§ **GOAL OF THE EXERCISE**: A verbatim reprint of the records below is what this exercise asks for.

§ **SOURCE MATERIAL**:

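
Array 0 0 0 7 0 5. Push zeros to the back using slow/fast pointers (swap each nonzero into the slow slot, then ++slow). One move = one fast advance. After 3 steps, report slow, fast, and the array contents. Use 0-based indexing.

slow=0 fast=0: a[fast]=0, fast++
slow=0 fast=1: a[fast]=0, fast++
slow=0 fast=2: a[fast]=0, fast++

slow=0, fast=3, a=[0, 0, 0, 7, 0, 5]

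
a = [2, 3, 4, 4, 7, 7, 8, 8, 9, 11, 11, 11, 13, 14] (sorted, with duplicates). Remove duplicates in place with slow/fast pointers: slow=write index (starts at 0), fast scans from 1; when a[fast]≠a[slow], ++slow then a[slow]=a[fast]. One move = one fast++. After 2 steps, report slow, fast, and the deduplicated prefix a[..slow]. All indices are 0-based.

(s=0,f=1) a[fast]=3≠a[slow]=2 write a[1]=3 → slow++,fast++
(s=1,f=2) a[fast]=4≠a[slow]=3 write a[2]=4 → slow++,fast++

slow=2, fast=3, prefix=[2, 3, 4]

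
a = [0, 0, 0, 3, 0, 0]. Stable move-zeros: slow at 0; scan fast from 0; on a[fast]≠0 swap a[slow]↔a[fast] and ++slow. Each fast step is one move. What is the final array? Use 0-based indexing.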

§ **YOUR RESPONSE**:
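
Array 0 0 0 7 0 5. Push zeros to the back using slow/fast pointers (swap each nonzero into the slow slot, then ++slow). One move = one fast advance. After 3 steps, report slow, fast, and the array contents. Use 0-based indexing.

slow=0 fast=0: a[fast]=0, fast++
slow=0 fast=1: a[fast]=0, fast++
slow=0 fast=2: a[fast]=0, fast++

slow=0, fast=3, a=[0, 0, 0, 7, 0, 5]

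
a = [2, 3, 4, 4, 7, 7, 8, 8, 9, 11, 11, 11, 13, 14] (sorted, with duplicates). Remove duplicates in place with slow/fast pointers: slow=write index (starts at 0), fast scans from 1; when a[fast]≠a[slow], ++slow then a[slow]=a[fast]. One move = one fast++. After 2 steps, report slow, fast, and the deduplicated prefix a[..slow]. All indices are 0-based.

(s=0,f=1) a[fast]=3≠a[slow]=2 write a[1]=3 → slow++,fast++
(s=1,f=2) a[fast]=4≠a[slow]=3 write a[2]=4 → slow++,fast++

slow=2, fast=3, prefix=[2, 3, 4]

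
a = [0, 0, 0, 3, 0, 0]. Stable move-zeros: slow at 0; scan fast from 0; on a[fast]≠0 swap a[slow]↔a[fast] and ++slow. Each fast step is one move. What is the final array? Use 0-based indexing.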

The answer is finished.